Nothing in the records should differ when they are repeated. Restate them word for word.
---+---
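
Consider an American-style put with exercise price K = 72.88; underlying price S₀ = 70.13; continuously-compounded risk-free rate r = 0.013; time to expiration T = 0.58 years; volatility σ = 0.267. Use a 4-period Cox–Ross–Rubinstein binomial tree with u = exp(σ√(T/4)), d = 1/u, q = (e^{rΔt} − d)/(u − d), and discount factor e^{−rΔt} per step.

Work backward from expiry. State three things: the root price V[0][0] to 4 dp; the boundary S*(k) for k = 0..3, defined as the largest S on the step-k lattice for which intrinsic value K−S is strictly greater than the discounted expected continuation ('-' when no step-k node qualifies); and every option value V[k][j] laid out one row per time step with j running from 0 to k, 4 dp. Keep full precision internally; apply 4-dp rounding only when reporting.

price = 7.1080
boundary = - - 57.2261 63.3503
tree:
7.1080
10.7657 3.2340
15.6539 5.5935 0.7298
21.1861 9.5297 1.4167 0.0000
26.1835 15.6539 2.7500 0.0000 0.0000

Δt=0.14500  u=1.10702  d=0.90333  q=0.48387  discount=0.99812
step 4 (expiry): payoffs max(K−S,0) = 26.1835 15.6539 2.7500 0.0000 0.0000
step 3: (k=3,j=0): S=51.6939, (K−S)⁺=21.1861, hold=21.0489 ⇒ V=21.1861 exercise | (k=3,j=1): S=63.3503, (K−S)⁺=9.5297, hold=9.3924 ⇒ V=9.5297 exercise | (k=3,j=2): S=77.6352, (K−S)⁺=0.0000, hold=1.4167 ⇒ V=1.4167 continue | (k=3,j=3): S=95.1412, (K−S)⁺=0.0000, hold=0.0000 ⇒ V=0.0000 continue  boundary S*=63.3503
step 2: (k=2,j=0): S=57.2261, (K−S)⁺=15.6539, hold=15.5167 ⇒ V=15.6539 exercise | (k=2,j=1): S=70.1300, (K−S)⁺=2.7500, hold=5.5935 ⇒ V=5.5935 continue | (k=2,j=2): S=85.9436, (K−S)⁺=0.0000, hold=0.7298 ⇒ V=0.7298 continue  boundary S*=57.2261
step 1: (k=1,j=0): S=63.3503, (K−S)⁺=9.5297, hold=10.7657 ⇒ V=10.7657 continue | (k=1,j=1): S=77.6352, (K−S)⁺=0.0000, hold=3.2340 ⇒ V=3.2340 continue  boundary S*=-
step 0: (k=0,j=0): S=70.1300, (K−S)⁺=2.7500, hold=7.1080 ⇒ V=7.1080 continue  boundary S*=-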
---+---
* _Exercise result_
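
Consider an American-style put with exercise price K = 72.88; underlying price S₀ = 70.13; continuously-compounded risk-free rate r = 0.013; time to expiration T = 0.58 years; volatility σ = 0.267. Use a 4-period Cox–Ross–Rubinstein binomial tree with u = exp(σ√(T/4)), d = 1/u, q = (e^{rΔt} − d)/(u − d), and discount factor e^{−rΔt} per step.

Work backward from expiry. State three things: the root price V[0][0] to 4 dp; the boundary S*(k) for k = 0..3, defined as the largest S on the step-k lattice for which intrinsic value K−S is strictly greater than the discounted expected continuation ('-' when no step-k node qualifies); and every option value V[k][j] laid out one row per time step with j running from 0 to k, 4 dp. Keep full precision internally; apply 4-dp rounding only when reporting.

price = 7.1080
boundary = - - 57.2261 63.3503
tree:
7.1080
10.7657 3.2340
15.6539 5.5935 0.7298
21.1861 9.5297 1.4167 0.0000
26.1835 15.6539 2.7500 0.0000 0.0000

Δt=0.14500  u=1.10702  d=0.90333  q=0.48387  discount=0.99812
step 4 (expiry): payoffs max(K−S,0) = 26.1835 15.6539 2.7500 0.0000 0.0000
step 3: (k=3,j=0): S=51.6939, (K−S)⁺=21.1861, hold=21.0489 ⇒ V=21.1861 exercise | (k=3,j=1): S=63.3503, (K−S)⁺=9.5297, hold=9.3924 ⇒ V=9.5297 exercise | (k=3,j=2): S=77.6352, (K−S)⁺=0.0000, hold=1.4167 ⇒ V=1.4167 continue | (k=3,j=3): S=95.1412, (K−S)⁺=0.0000, hold=0.0000 ⇒ V=0.0000 continue  boundary S*=63.3503
step 2: (k=2,j=0): S=57.2261, (K−S)⁺=15.6539, hold=15.5167 ⇒ V=15.6539 exercise | (k=2,j=1): S=70.1300, (K−S)⁺=2.7500, hold=5.5935 ⇒ V=5.5935 continue | (k=2,j=2): S=85.9436, (K−S)⁺=0.0000, hold=0.7298 ⇒ V=0.7298 continue  boundary S*=57.2261
step 1: (k=1,j=0): S=63.3503, (K−S)⁺=9.5297, hold=10.7657 ⇒ V=10.7657 continue | (k=1,j=1): S=77.6352, (K−S)⁺=0.0000, hold=3.2340 ⇒ V=3.2340 continue  boundary S*=-
step 0: (k=0,j=0): S=70.1300, (K−S)⁺=2.7500, hold=7.1080 ⇒ V=7.1080 continue  boundary S*=-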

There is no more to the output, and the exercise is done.